Task goal —
Every entry below must be copied exactly, with nothing left out.

Data provided —

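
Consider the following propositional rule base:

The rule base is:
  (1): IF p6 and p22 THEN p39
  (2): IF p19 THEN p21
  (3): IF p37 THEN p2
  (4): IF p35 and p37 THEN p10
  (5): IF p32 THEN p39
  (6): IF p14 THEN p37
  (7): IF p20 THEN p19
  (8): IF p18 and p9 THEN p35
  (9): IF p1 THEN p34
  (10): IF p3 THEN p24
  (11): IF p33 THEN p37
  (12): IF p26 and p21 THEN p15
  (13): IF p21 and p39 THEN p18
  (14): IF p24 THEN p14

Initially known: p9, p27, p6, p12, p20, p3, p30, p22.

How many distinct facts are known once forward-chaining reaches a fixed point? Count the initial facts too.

Round 1: (1) [IF p6 and p22 THEN p39]; (7) [IF p20 THEN p19]; (10) [IF p3 THEN p24]. Adds p39, p19, p24.
Round 2: (2) [IF p19 THEN p21]; (14) [IF p24 THEN p14]. Adds p21, p14.
Round 3: (6) [IF p14 THEN p37]; (13) [IF p21 and p39 THEN p18]. Adds p37, p18.
Round 4: (3) [IF p37 THEN p2]; (8) [IF p18 and p9 THEN p35]. Adds p2, p35.
Round 5: (4) [IF p35 and p37 THEN p10]. Adds p10.
Closure: {p10, p12, p14, p18, p19, p2, p20, p21, p22, p24, p27, p3, p30, p35, p37, p39, p6, p9} — 18 facts.

18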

Your response —
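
Consider the following propositional rule base:

The rule base is:
  (1): IF p6 and p22 THEN p39
  (2): IF p19 THEN p21
  (3): IF p37 THEN p2
  (4): IF p35 and p37 THEN p10
  (5): IF p32 THEN p39
  (6): IF p14 THEN p37
  (7): IF p20 THEN p19
  (8): IF p18 and p9 THEN p35
  (9): IF p1 THEN p34
  (10): IF p3 THEN p24
  (11): IF p33 THEN p37
  (12): IF p26 and p21 THEN p15
  (13): IF p21 and p39 THEN p18
  (14): IF p24 THEN p14

Initially known: p9, p27, p6, p12, p20, p3, p30, p22.

How many distinct facts are known once forward-chaining reaches a fixed point? Count the initial facts too.

Round 1: (1) [IF p6 and p22 THEN p39]; (7) [IF p20 THEN p19]; (10) [IF p3 THEN p24]. Adds p39, p19, p24.
Round 2: (2) [IF p19 THEN p21]; (14) [IF p24 THEN p14]. Adds p21, p14.
Round 3: (6) [IF p14 THEN p37]; (13) [IF p21 and p39 THEN p18]. Adds p37, p18.
Round 4: (3) [IF p37 THEN p2]; (8) [IF p18 and p9 THEN p35]. Adds p2, p35.
Round 5: (4) [IF p35 and p37 THEN p10]. Adds p10.
Closure: {p10, p12, p14, p18, p19, p2, p20, p21, p22, p24, p27, p3, p30, p35, p37, p39, p6, p9} — 18 facts.

18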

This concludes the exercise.